Stored data entries:
■ ■ ■ ■ ■
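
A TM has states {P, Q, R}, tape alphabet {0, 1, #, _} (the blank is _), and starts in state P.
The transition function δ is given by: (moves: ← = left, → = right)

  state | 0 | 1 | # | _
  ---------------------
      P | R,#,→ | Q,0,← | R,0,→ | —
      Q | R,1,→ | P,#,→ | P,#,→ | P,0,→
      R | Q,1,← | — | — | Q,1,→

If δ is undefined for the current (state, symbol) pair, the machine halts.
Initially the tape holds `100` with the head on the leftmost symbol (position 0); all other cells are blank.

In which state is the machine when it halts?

P

state=P head=0 tape=_[1]00___   (P,1)→(Q,0,←)
state=Q head=-1 tape=[_]000___   (Q,_)→(P,0,→)
state=P head=0 tape=0[0]00___   (P,0)→(R,#,→)
state=R head=1 tape=0#[0]0___   (R,0)→(Q,1,←)
state=Q head=0 tape=0[#]10___   (Q,#)→(P,#,→)
state=P head=1 tape=0#[1]0___   (P,1)→(Q,0,←)
state=Q head=0 tape=0[#]00___   (Q,#)→(P,#,→)
state=P head=1 tape=0#[0]0___   (P,0)→(R,#,→)
state=R head=2 tape=0##[0]___   (R,0)→(Q,1,←)
state=Q head=1 tape=0#[#]1___   (Q,#)→(P,#,→)
state=P head=2 tape=0##[1]___   (P,1)→(Q,0,←)
state=Q head=1 tape=0#[#]0___   (Q,#)→(P,#,→)
state=P head=2 tape=0##[0]___   (P,0)→(R,#,→)
state=R head=3 tape=0###[_]__   (R,_)→(Q,1,→)
state=Q head=4 tape=0###1[_]_   (Q,_)→(P,0,→)
state=P head=5 tape=0###10[_]
No transition is defined for (P, _); M halts in state P.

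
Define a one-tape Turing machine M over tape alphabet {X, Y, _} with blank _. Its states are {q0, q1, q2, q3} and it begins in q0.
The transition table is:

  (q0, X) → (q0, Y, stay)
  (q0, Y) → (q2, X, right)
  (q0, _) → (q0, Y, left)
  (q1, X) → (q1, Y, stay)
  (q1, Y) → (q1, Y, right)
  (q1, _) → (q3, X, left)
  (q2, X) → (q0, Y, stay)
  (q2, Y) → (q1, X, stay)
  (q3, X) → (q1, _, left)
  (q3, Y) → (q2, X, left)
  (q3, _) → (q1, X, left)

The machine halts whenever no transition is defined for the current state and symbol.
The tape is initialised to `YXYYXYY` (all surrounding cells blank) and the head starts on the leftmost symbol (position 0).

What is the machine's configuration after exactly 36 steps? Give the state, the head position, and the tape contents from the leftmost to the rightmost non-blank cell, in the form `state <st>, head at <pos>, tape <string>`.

q0 | [Y]XYYXYY___   read Y → write X, move right, go to q2
q2 | X[X]YYXYY___   read X → write Y, move stay, go to q0
q0 | X[Y]YYXYY___   read Y → write X, move right, go to q2
q2 | XX[Y]YXYY___   read Y → write X, move stay, go to q1
q1 | XX[X]YXYY___   read X → write Y, move stay, go to q1
q1 | XX[Y]YXYY___   read Y → write Y, move right, go to q1
q1 | XXY[Y]XYY___   read Y → write Y, move right, go to q1
q1 | XXYY[X]YY___   read X → write Y, move stay, go to q1
q1 | XXYY[Y]YY___   read Y → write Y, move right, go to q1
q1 | XXYYY[Y]Y___   read Y → write Y, move right, go to q1
q1 | XXYYYY[Y]___   read Y → write Y, move right, go to q1
q1 | XXYYYYY[_]__   read _ → write X, move left, go to q3
q3 | XXYYYY[Y]X__   read Y → write X, move left, go to q2
q2 | XXYYY[Y]XX__   read Y → write X, move stay, go to q1
q1 | XXYYY[X]XX__   read X → write Y, move stay, go to q1
q1 | XXYYY[Y]XX__   read Y → write Y, move right, go to q1
q1 | XXYYYY[X]X__   read X → write Y, move stay, go to q1
q1 | XXYYYY[Y]X__   read Y → write Y, move right, go to q1
q1 | XXYYYYY[X]__   read X → write Y, move stay, go to q1
q1 | XXYYYYY[Y]__   read Y → write Y, move right, go to q1
q1 | XXYYYYYY[_]_   read _ → write X, move left, go to q3
q3 | XXYYYYY[Y]X_   read Y → write X, move left, go to q2
q2 | XXYYYY[Y]XX_   read Y → write X, move stay, go to q1
q1 | XXYYYY[X]XX_   read X → write Y, move stay, go to q1
q1 | XXYYYY[Y]XX_   read Y → write Y, move right, go to q1
q1 | XXYYYYY[X]X_   read X → write Y, move stay, go to q1
q1 | XXYYYYY[Y]X_   read Y → write Y, move right, go to q1
q1 | XXYYYYYY[X]_   read X → write Y, move stay, go to q1
q1 | XXYYYYYY[Y]_   read Y → write Y, move right, go to q1
q1 | XXYYYYYYY[_]   read _ → write X, move left, go to q3
q3 | XXYYYYYY[Y]X   read Y → write X, move left, go to q2
q2 | XXYYYYY[Y]XX   read Y → write X, move stay, go to q1
q1 | XXYYYYY[X]XX   read X → write Y, move stay, go to q1
q1 | XXYYYYY[Y]XX   read Y → write Y, move right, go to q1
q1 | XXYYYYYY[X]X   read X → write Y, move stay, go to q1
q1 | XXYYYYYY[Y]X   read Y → write Y, move right, go to q1
q1 | XXYYYYYYY[X]
After 36 steps: state q1, head at 9, tape XXYYYYYYYX.

state q1, head at 9, tape XXYYYYYYYX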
■ ■ ■ ■ ■
— Task prompt —
Would you copy out all of the entries exactly?

— Result of this exercise —
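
A TM has states {P, Q, R}, tape alphabet {0, 1, #, _} (the blank is _), and starts in state P.
The transition function δ is given by: (moves: ← = left, → = right)

  state | 0 | 1 | # | _
  ---------------------
      P | R,#,→ | Q,0,← | R,0,→ | —
      Q | R,1,→ | P,#,→ | P,#,→ | P,0,→
      R | Q,1,← | — | — | Q,1,→

If δ is undefined for the current (state, symbol) pair, the machine halts.
Initially the tape holds `100` with the head on the leftmost symbol (position 0); all other cells are blank.

In which state is the machine when it halts?

P

state=P head=0 tape=_[1]00___   (P,1)→(Q,0,←)
state=Q head=-1 tape=[_]000___   (Q,_)→(P,0,→)
state=P head=0 tape=0[0]00___   (P,0)→(R,#,→)
state=R head=1 tape=0#[0]0___   (R,0)→(Q,1,←)
state=Q head=0 tape=0[#]10___   (Q,#)→(P,#,→)
state=P head=1 tape=0#[1]0___   (P,1)→(Q,0,←)
state=Q head=0 tape=0[#]00___   (Q,#)→(P,#,→)
state=P head=1 tape=0#[0]0___   (P,0)→(R,#,→)
state=R head=2 tape=0##[0]___   (R,0)→(Q,1,←)
state=Q head=1 tape=0#[#]1___   (Q,#)→(P,#,→)
state=P head=2 tape=0##[1]___   (P,1)→(Q,0,←)
state=Q head=1 tape=0#[#]0___   (Q,#)→(P,#,→)
state=P head=2 tape=0##[0]___   (P,0)→(R,#,→)
state=R head=3 tape=0###[_]__   (R,_)→(Q,1,→)
state=Q head=4 tape=0###1[_]_   (Q,_)→(P,0,→)
state=P head=5 tape=0###10[_]
No transition is defined for (P, _); M halts in state P.

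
Define a one-tape Turing machine M over tape alphabet {X, Y, _} with blank _. Its states are {q0, q1, q2, q3} and it begins in q0.
The transition table is:

  (q0, X) → (q0, Y, stay)
  (q0, Y) → (q2, X, right)
  (q0, _) → (q0, Y, left)
  (q1, X) → (q1, Y, stay)
  (q1, Y) → (q1, Y, right)
  (q1, _) → (q3, X, left)
  (q2, X) → (q0, Y, stay)
  (q2, Y) → (q1, X, stay)
  (q3, X) → (q1, _, left)
  (q3, Y) → (q2, X, left)
  (q3, _) → (q1, X, left)

The machine halts whenever no transition is defined for the current state and symbol.
The tape is initialised to `YXYYXYY` (all surrounding cells blank) and the head starts on the leftmost symbol (position 0).

What is the machine's configuration after exactly 36 steps? Give the state, the head position, and the tape contents from the leftmost to the rightmost non-blank cell, in the form `state <st>, head at <pos>, tape <string>`.

q0 | [Y]XYYXYY___   read Y → write X, move right, go to q2
q2 | X[X]YYXYY___   read X → write Y, move stay, go to q0
q0 | X[Y]YYXYY___   read Y → write X, move right, go to q2
q2 | XX[Y]YXYY___   read Y → write X, move stay, go to q1
q1 | XX[X]YXYY___   read X → write Y, move stay, go to q1
q1 | XX[Y]YXYY___   read Y → write Y, move right, go to q1
q1 | XXY[Y]XYY___   read Y → write Y, move right, go to q1
q1 | XXYY[X]YY___   read X → write Y, move stay, go to q1
q1 | XXYY[Y]YY___   read Y → write Y, move right, go to q1
q1 | XXYYY[Y]Y___   read Y → write Y, move right, go to q1
q1 | XXYYYY[Y]___   read Y → write Y, move right, go to q1
q1 | XXYYYYY[_]__   read _ → write X, move left, go to q3
q3 | XXYYYY[Y]X__   read Y → write X, move left, go to q2
q2 | XXYYY[Y]XX__   read Y → write X, move stay, go to q1
q1 | XXYYY[X]XX__   read X → write Y, move stay, go to q1
q1 | XXYYY[Y]XX__   read Y → write Y, move right, go to q1
q1 | XXYYYY[X]X__   read X → write Y, move stay, go to q1
q1 | XXYYYY[Y]X__   read Y → write Y, move right, go to q1
q1 | XXYYYYY[X]__   read X → write Y, move stay, go to q1
q1 | XXYYYYY[Y]__   read Y → write Y, move right, go to q1
q1 | XXYYYYYY[_]_   read _ → write X, move left, go to q3
q3 | XXYYYYY[Y]X_   read Y → write X, move left, go to q2
q2 | XXYYYY[Y]XX_   read Y → write X, move stay, go to q1
q1 | XXYYYY[X]XX_   read X → write Y, move stay, go to q1
q1 | XXYYYY[Y]XX_   read Y → write Y, move right, go to q1
q1 | XXYYYYY[X]X_   read X → write Y, move stay, go to q1
q1 | XXYYYYY[Y]X_   read Y → write Y, move right, go to q1
q1 | XXYYYYYY[X]_   read X → write Y, move stay, go to q1
q1 | XXYYYYYY[Y]_   read Y → write Y, move right, go to q1
q1 | XXYYYYYYY[_]   read _ → write X, move left, go to q3
q3 | XXYYYYYY[Y]X   read Y → write X, move left, go to q2
q2 | XXYYYYY[Y]XX   read Y → write X, move stay, go to q1
q1 | XXYYYYY[X]XX   read X → write Y, move stay, go to q1
q1 | XXYYYYY[Y]XX   read Y → write Y, move right, go to q1
q1 | XXYYYYYY[X]X   read X → write Y, move stay, go to q1
q1 | XXYYYYYY[Y]X   read Y → write Y, move right, go to q1
q1 | XXYYYYYYY[X]
After 36 steps: state q1, head at 9, tape XXYYYYYYYX.

state q1, head at 9, tape XXYYYYYYYX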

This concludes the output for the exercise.